#### [ABOUT THIS EXERCISE]
Copy out the data below verbatim.

=== Begin Enclosure ===

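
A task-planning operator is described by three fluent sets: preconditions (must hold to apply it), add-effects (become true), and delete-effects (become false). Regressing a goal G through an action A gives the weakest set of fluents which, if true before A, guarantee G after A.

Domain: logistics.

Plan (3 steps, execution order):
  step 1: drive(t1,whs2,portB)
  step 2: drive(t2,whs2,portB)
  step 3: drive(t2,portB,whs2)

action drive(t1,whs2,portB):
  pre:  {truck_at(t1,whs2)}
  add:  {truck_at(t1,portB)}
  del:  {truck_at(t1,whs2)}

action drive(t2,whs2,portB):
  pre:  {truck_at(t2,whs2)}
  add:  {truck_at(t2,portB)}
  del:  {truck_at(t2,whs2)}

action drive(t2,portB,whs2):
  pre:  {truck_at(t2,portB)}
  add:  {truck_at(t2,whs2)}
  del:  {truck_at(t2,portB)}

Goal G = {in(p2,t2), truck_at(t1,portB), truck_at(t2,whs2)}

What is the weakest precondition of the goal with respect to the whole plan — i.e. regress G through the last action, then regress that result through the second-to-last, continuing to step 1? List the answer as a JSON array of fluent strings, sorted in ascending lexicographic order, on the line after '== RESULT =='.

Work backward from the goal:
  through step 3 (drive(t2,portB,whs2)): drop {truck_at(t2,whs2)}, keep {in(p2,t2), truck_at(t1,portB)}, require {truck_at(t2,portB)}
    → {in(p2,t2), truck_at(t1,portB), truck_at(t2,portB)}
  through step 2 (drive(t2,whs2,portB)): drop {truck_at(t2,portB)}, keep {in(p2,t2), truck_at(t1,portB)}, require {truck_at(t2,whs2)}
    → {in(p2,t2), truck_at(t1,portB), truck_at(t2,whs2)}
  through step 1 (drive(t1,whs2,portB)): drop {truck_at(t1,portB)}, keep {in(p2,t2), truck_at(t2,whs2)}, require {truck_at(t1,whs2)}
    → {in(p2,t2), truck_at(t1,whs2), truck_at(t2,whs2)}

== RESULT ==
["in(p2,t2)", "truck_at(t1,whs2)", "truck_at(t2,whs2)"]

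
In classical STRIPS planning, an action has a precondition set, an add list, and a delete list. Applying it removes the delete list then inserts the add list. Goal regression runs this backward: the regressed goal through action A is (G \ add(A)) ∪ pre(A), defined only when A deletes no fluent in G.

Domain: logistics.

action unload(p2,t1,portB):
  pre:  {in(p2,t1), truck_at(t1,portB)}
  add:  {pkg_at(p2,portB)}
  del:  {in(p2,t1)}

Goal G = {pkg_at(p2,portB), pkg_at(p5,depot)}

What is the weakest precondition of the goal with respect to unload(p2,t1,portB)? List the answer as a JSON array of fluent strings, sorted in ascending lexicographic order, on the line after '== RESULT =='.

Regress:
  G ∩ del = {}  (empty — regression defined)
  G \ add = {pkg_at(p2,portB), pkg_at(p5,depot)} \ {pkg_at(p2,portB)} = {pkg_at(p5,depot)}
  ∪ pre   = {pkg_at(p5,depot)} ∪ {in(p2,t1), truck_at(t1,portB)}
          = {in(p2,t1), pkg_at(p5,depot), truck_at(t1,portB)}

== RESULT ==
["in(p2,t1)", "pkg_at(p5,depot)", "truck_at(t1,portB)"]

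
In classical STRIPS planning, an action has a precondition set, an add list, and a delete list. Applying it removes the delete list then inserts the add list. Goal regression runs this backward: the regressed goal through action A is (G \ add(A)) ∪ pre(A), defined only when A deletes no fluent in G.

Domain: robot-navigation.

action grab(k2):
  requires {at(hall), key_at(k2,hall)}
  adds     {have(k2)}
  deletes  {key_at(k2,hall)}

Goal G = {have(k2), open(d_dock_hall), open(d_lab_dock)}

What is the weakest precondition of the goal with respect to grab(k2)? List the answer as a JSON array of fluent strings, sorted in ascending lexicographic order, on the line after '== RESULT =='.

Compute (G \ add) ∪ pre:
  G ∩ del = {}  (empty — regression defined)
  G \ add = {have(k2), open(d_dock_hall), open(d_lab_dock)} \ {have(k2)} = {open(d_dock_hall), open(d_lab_dock)}
  ∪ pre   = {open(d_dock_hall), open(d_lab_dock)} ∪ {at(hall), key_at(k2,hall)}
          = {at(hall), key_at(k2,hall), open(d_dock_hall), open(d_lab_dock)}

== RESULT ==
["at(hall)", "key_at(k2,hall)", "open(d_dock_hall)", "open(d_lab_dock)"]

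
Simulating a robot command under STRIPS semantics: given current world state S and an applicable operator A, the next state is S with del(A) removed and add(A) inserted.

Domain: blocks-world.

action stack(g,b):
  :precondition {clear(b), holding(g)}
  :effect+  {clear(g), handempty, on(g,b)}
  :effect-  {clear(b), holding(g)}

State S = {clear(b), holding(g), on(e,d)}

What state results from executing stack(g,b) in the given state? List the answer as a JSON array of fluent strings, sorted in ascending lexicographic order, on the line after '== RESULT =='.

Progress:
  pre ⊆ S: {clear(b), holding(g)} ⊆ S  — applicable
  S \ del = {on(e,d)}
  ∪ add   = {clear(g), handempty, on(e,d), on(g,b)}

== RESULT ==
["clear(g)", "handempty", "on(e,d)", "on(g,b)"]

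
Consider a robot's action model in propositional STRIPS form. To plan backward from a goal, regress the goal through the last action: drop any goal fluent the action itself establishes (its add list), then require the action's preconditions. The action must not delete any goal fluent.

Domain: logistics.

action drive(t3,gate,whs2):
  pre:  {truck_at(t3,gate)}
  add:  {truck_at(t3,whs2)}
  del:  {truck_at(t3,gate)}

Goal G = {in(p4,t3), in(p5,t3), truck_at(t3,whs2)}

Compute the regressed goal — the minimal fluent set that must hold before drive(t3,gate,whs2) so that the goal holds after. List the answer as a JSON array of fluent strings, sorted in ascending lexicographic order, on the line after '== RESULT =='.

Regress:
  G ∩ del = {}  (empty — regression defined)
  G \ add = {in(p4,t3), in(p5,t3), truck_at(t3,whs2)} \ {truck_at(t3,whs2)} = {in(p4,t3), in(p5,t3)}
  ∪ pre   = {in(p4,t3), in(p5,t3)} ∪ {truck_at(t3,gate)}
          = {in(p4,t3), in(p5,t3), truck_at(t3,gate)}

== RESULT ==
["in(p4,t3)", "in(p5,t3)", "truck_at(t3,gate)"]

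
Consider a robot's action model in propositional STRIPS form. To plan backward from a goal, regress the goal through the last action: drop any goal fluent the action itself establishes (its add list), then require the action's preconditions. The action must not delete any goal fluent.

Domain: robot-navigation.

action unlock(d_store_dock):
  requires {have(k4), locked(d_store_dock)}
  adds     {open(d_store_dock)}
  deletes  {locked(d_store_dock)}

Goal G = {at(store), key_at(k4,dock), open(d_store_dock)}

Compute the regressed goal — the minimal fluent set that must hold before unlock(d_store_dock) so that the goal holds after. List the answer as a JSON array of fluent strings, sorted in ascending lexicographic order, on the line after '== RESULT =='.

Regress:
  G ∩ del = {}  (empty — regression defined)
  G \ add = {at(store), key_at(k4,dock), open(d_store_dock)} \ {open(d_store_dock)} = {at(store), key_at(k4,dock)}
  ∪ pre   = {at(store), key_at(k4,dock)} ∪ {have(k4), locked(d_store_dock)}
          = {at(store), have(k4), key_at(k4,dock), locked(d_store_dock)}

== RESULT ==
["at(store)", "have(k4)", "key_at(k4,dock)", "locked(d_store_dock)"]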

=== End Enclosure ===

#### [RESULT FOR THIS EXERCISE]
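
A task-planning operator is described by three fluent sets: preconditions (must hold to apply it), add-effects (become true), and delete-effects (become false). Regressing a goal G through an action A gives the weakest set of fluents which, if true before A, guarantee G after A.

Domain: logistics.

Plan (3 steps, execution order):
  step 1: drive(t1,whs2,portB)
  step 2: drive(t2,whs2,portB)
  step 3: drive(t2,portB,whs2)

action drive(t1,whs2,portB):
  pre:  {truck_at(t1,whs2)}
  add:  {truck_at(t1,portB)}
  del:  {truck_at(t1,whs2)}

action drive(t2,whs2,portB):
  pre:  {truck_at(t2,whs2)}
  add:  {truck_at(t2,portB)}
  del:  {truck_at(t2,whs2)}

action drive(t2,portB,whs2):
  pre:  {truck_at(t2,portB)}
  add:  {truck_at(t2,whs2)}
  del:  {truck_at(t2,portB)}

Goal G = {in(p2,t2), truck_at(t1,portB), truck_at(t2,whs2)}

What is the weakest precondition of the goal with respect to the whole plan — i.e. regress G through the last action, then regress that result through the second-to-last, continuing to step 1? List the answer as a JSON array of fluent strings, sorted in ascending lexicographic order, on the line after '== RESULT =='.

Work backward from the goal:
  through step 3 (drive(t2,portB,whs2)): drop {truck_at(t2,whs2)}, keep {in(p2,t2), truck_at(t1,portB)}, require {truck_at(t2,portB)}
    → {in(p2,t2), truck_at(t1,portB), truck_at(t2,portB)}
  through step 2 (drive(t2,whs2,portB)): drop {truck_at(t2,portB)}, keep {in(p2,t2), truck_at(t1,portB)}, require {truck_at(t2,whs2)}
    → {in(p2,t2), truck_at(t1,portB), truck_at(t2,whs2)}
  through step 1 (drive(t1,whs2,portB)): drop {truck_at(t1,portB)}, keep {in(p2,t2), truck_at(t2,whs2)}, require {truck_at(t1,whs2)}
    → {in(p2,t2), truck_at(t1,whs2), truck_at(t2,whs2)}

== RESULT ==
["in(p2,t2)", "truck_at(t1,whs2)", "truck_at(t2,whs2)"]

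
In classical STRIPS planning, an action has a precondition set, an add list, and a delete list. Applying it removes the delete list then inserts the add list. Goal regression runs this backward: the regressed goal through action A is (G \ add(A)) ∪ pre(A), defined only when A deletes no fluent in G.

Domain: logistics.

action unload(p2,t1,portB):
  pre:  {in(p2,t1), truck_at(t1,portB)}
  add:  {pkg_at(p2,portB)}
  del:  {in(p2,t1)}

Goal G = {pkg_at(p2,portB), pkg_at(p5,depot)}

What is the weakest precondition of the goal with respect to unload(p2,t1,portB)? List the answer as a JSON array of fluent strings, sorted in ascending lexicographic order, on the line after '== RESULT =='.

Regress:
  G ∩ del = {}  (empty — regression defined)
  G \ add = {pkg_at(p2,portB), pkg_at(p5,depot)} \ {pkg_at(p2,portB)} = {pkg_at(p5,depot)}
  ∪ pre   = {pkg_at(p5,depot)} ∪ {in(p2,t1), truck_at(t1,portB)}
          = {in(p2,t1), pkg_at(p5,depot), truck_at(t1,portB)}

== RESULT ==
["in(p2,t1)", "pkg_at(p5,depot)", "truck_at(t1,portB)"]

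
In classical STRIPS planning, an action has a precondition set, an add list, and a delete list. Applying it removes the delete list then inserts the add list. Goal regression runs this backward: the regressed goal through action A is (G \ add(A)) ∪ pre(A), defined only when A deletes no fluent in G.

Domain: robot-navigation.

action grab(k2):
  requires {at(hall), key_at(k2,hall)}
  adds     {have(k2)}
  deletes  {key_at(k2,hall)}

Goal G = {have(k2), open(d_dock_hall), open(d_lab_dock)}

What is the weakest precondition of the goal with respect to grab(k2)? List the answer as a JSON array of fluent strings, sorted in ascending lexicographic order, on the line after '== RESULT =='.

Compute (G \ add) ∪ pre:
  G ∩ del = {}  (empty — regression defined)
  G \ add = {have(k2), open(d_dock_hall), open(d_lab_dock)} \ {have(k2)} = {open(d_dock_hall), open(d_lab_dock)}
  ∪ pre   = {open(d_dock_hall), open(d_lab_dock)} ∪ {at(hall), key_at(k2,hall)}
          = {at(hall), key_at(k2,hall), open(d_dock_hall), open(d_lab_dock)}

== RESULT ==
["at(hall)", "key_at(k2,hall)", "open(d_dock_hall)", "open(d_lab_dock)"]

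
Simulating a robot command under STRIPS semantics: given current world state S and an applicable operator A, the next state is S with del(A) removed and add(A) inserted.

Domain: blocks-world.

action stack(g,b):
  :precondition {clear(b), holding(g)}
  :effect+  {clear(g), handempty, on(g,b)}
  :effect-  {clear(b), holding(g)}

State S = {clear(b), holding(g), on(e,d)}

What state results from executing stack(g,b) in the given state? List the answer as a JSON array of fluent strings, sorted in ascending lexicographic order, on the line after '== RESULT =='.

Progress:
  pre ⊆ S: {clear(b), holding(g)} ⊆ S  — applicable
  S \ del = {on(e,d)}
  ∪ add   = {clear(g), handempty, on(e,d), on(g,b)}

== RESULT ==
["clear(g)", "handempty", "on(e,d)", "on(g,b)"]

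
Consider a robot's action model in propositional STRIPS form. To plan backward from a goal, regress the goal through the last action: drop any goal fluent the action itself establishes (its add list), then require the action's preconditions. The action must not delete any goal fluent.

Domain: logistics.

action drive(t3,gate,whs2):
  pre:  {truck_at(t3,gate)}
  add:  {truck_at(t3,whs2)}
  del:  {truck_at(t3,gate)}

Goal G = {in(p4,t3), in(p5,t3), truck_at(t3,whs2)}

Compute the regressed goal — the minimal fluent set that must hold before drive(t3,gate,whs2) so that the goal holds after. List the answer as a JSON array of fluent strings, sorted in ascending lexicographic order, on the line after '== RESULT =='.

Regress:
  G ∩ del = {}  (empty — regression defined)
  G \ add = {in(p4,t3), in(p5,t3), truck_at(t3,whs2)} \ {truck_at(t3,whs2)} = {in(p4,t3), in(p5,t3)}
  ∪ pre   = {in(p4,t3), in(p5,t3)} ∪ {truck_at(t3,gate)}
          = {in(p4,t3), in(p5,t3), truck_at(t3,gate)}

== RESULT ==
["in(p4,t3)", "in(p5,t3)", "truck_at(t3,gate)"]

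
Consider a robot's action model in propositional STRIPS form. To plan backward from a goal, regress the goal through the last action: drop any goal fluent the action itself establishes (its add list), then require the action's preconditions. The action must not delete any goal fluent.

Domain: robot-navigation.

action unlock(d_store_dock):
  requires {have(k4), locked(d_store_dock)}
  adds     {open(d_store_dock)}
  deletes  {locked(d_store_dock)}

Goal G = {at(store), key_at(k4,dock), open(d_store_dock)}

Compute the regressed goal — the minimal fluent set that must hold before unlock(d_store_dock) so that the goal holds after. List the answer as a JSON array of fluent strings, sorted in ascending lexicographic order, on the line after '== RESULT =='.

Regress:
  G ∩ del = {}  (empty — regression defined)
  G \ add = {at(store), key_at(k4,dock), open(d_store_dock)} \ {open(d_store_dock)} = {at(store), key_at(k4,dock)}
  ∪ pre   = {at(store), key_at(k4,dock)} ∪ {have(k4), locked(d_store_dock)}
          = {at(store), have(k4), key_at(k4,dock), locked(d_store_dock)}

== RESULT ==
["at(store)", "have(k4)", "key_at(k4,dock)", "locked(d_store_dock)"]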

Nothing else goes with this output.